#### Work item:
The listing is to be reproduced in full, with no character altered.

((

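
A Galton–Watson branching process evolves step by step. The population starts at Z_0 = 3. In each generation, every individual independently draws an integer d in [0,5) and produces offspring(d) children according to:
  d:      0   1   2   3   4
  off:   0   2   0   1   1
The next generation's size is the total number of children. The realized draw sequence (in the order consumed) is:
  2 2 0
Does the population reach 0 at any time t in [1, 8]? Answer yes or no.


gen 0: Z_0=3, draws=[2, 2, 0], offspring=[0, 0, 0], Z_1=0
gen 1: Z_1=0, draws=[], offspring=[], Z_2=0
gen 2: Z_2=0, draws=[], offspring=[], Z_3=0
gen 3: Z_3=0, draws=[], offspring=[], Z_4=0
gen 4: Z_4=0, draws=[], offspring=[], Z_5=0
gen 5: Z_5=0, draws=[], offspring=[], Z_6=0
gen 6: Z_6=0, draws=[], offspring=[], Z_7=0
gen 7: Z_7=0, draws=[], offspring=[], Z_8=0

yes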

))

#### Result of the exercise:
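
A Galton–Watson branching process evolves step by step. The population starts at Z_0 = 3. In each generation, every individual independently draws an integer d in [0,5) and produces offspring(d) children according to:
  d:      0   1   2   3   4
  off:   0   2   0   1   1
The next generation's size is the total number of children. The realized draw sequence (in the order consumed) is:
  2 2 0
Does the population reach 0 at any time t in [1, 8]? Answer yes or no.


gen 0: Z_0=3, draws=[2, 2, 0], offspring=[0, 0, 0], Z_1=0
gen 1: Z_1=0, draws=[], offspring=[], Z_2=0
gen 2: Z_2=0, draws=[], offspring=[], Z_3=0
gen 3: Z_3=0, draws=[], offspring=[], Z_4=0
gen 4: Z_4=0, draws=[], offspring=[], Z_5=0
gen 5: Z_5=0, draws=[], offspring=[], Z_6=0
gen 6: Z_6=0, draws=[], offspring=[], Z_7=0
gen 7: Z_7=0, draws=[], offspring=[], Z_8=0

yes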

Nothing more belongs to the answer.